◆ **EXERCISE DETAILS**
From the line that contains "A line producer" through the line that contains "Suppose the premiere", output every line of the listing below exactly and leave out all the rest.

◆ **DATA SUPPLIED**
+ + + + +
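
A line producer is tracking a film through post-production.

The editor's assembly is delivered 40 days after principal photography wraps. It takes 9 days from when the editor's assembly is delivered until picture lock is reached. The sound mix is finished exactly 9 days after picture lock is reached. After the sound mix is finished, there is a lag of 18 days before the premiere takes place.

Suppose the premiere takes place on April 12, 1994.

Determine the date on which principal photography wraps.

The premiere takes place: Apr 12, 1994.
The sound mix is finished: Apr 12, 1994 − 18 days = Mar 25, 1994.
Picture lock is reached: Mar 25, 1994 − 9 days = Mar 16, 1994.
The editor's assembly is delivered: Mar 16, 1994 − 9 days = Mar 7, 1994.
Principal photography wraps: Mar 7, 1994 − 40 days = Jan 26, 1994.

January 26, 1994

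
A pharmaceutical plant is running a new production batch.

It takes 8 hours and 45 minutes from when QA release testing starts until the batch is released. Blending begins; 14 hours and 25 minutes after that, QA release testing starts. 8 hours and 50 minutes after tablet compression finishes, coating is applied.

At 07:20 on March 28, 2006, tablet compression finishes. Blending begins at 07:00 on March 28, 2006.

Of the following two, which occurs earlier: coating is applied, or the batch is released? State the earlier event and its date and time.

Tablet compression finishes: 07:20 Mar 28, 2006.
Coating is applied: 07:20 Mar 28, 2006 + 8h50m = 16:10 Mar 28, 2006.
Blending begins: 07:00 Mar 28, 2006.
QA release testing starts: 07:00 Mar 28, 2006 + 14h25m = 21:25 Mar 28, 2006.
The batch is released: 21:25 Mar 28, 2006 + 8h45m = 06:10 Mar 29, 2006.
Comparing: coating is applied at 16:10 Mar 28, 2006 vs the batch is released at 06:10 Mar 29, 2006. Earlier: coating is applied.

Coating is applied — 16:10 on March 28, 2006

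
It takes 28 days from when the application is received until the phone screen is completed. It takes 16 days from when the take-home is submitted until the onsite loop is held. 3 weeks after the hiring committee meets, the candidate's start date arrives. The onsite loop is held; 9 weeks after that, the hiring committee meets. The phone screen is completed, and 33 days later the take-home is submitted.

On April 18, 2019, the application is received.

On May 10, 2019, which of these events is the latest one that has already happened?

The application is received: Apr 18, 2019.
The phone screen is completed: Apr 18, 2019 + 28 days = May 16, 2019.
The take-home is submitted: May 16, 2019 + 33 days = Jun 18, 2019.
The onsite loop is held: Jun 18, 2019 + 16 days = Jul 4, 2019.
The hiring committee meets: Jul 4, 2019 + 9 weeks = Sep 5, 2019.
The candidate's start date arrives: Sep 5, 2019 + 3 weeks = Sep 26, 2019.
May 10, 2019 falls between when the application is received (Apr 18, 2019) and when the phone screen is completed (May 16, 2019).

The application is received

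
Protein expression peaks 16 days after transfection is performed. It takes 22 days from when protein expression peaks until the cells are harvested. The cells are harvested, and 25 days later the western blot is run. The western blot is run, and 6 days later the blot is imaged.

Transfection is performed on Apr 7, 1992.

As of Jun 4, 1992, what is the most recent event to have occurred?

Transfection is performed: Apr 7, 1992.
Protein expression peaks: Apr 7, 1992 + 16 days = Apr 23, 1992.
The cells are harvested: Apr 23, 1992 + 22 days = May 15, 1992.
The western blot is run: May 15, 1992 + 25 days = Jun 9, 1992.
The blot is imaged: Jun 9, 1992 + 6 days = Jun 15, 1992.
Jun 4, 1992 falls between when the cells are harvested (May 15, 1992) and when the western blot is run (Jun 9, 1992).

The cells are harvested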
+ + + + +
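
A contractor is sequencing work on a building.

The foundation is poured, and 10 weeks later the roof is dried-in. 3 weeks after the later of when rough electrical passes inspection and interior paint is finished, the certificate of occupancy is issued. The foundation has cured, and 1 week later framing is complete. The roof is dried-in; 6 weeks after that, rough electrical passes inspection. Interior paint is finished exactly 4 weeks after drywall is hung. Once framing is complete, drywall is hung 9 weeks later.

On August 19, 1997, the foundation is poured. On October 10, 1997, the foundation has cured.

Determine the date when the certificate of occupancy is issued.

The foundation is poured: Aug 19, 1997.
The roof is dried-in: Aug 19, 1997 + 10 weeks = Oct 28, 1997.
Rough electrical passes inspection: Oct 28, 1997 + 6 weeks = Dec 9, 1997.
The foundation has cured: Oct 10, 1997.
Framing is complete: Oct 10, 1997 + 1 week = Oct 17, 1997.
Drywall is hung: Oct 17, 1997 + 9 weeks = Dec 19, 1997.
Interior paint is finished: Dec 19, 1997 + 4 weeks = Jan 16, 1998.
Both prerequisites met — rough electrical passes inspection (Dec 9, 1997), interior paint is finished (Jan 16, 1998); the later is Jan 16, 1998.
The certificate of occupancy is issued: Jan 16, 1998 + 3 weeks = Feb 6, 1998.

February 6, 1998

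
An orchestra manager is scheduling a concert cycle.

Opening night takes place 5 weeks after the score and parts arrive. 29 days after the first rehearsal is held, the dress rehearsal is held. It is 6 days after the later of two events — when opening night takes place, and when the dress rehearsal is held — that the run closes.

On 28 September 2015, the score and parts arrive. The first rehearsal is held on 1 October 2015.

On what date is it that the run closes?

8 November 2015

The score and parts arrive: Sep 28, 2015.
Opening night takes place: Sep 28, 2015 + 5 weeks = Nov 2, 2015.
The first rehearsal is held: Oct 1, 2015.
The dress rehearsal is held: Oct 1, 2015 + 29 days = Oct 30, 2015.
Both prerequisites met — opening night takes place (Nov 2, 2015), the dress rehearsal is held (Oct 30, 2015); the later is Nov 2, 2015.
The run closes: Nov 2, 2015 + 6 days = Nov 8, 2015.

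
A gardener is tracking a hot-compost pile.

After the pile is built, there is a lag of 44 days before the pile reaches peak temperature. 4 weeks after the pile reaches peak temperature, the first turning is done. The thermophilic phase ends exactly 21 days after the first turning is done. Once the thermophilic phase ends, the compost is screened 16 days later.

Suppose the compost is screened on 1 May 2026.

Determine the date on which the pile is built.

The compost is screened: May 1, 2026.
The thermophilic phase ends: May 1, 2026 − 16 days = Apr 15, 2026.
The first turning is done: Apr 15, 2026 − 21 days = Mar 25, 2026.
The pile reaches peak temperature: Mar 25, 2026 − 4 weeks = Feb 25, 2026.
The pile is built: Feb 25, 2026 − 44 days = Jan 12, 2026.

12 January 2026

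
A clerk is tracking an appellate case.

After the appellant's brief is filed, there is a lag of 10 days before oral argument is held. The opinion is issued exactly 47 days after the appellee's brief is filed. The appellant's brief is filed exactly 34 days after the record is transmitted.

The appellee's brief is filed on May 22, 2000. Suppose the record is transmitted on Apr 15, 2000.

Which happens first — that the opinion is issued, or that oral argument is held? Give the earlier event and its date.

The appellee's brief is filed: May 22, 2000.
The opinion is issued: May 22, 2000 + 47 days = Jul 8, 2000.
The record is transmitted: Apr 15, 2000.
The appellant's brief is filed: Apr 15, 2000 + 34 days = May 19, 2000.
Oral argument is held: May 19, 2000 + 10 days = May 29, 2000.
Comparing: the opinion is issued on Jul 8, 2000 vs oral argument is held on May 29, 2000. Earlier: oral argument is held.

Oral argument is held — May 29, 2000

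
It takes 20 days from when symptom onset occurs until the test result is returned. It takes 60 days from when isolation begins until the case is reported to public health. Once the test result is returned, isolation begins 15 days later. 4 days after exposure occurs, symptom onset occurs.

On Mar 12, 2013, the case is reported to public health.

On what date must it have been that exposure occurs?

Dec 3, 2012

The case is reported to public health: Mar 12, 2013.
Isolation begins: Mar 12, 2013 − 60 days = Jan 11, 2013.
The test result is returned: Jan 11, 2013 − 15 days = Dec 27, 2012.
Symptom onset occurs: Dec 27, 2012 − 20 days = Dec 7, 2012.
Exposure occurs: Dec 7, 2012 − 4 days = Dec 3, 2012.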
+ + + + +
◆ **TASK RESULT**
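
A line producer is tracking a film through post-production.

The editor's assembly is delivered 40 days after principal photography wraps. It takes 9 days from when the editor's assembly is delivered until picture lock is reached. The sound mix is finished exactly 9 days after picture lock is reached. After the sound mix is finished, there is a lag of 18 days before the premiere takes place.

Suppose the premiere takes place on April 12, 1994.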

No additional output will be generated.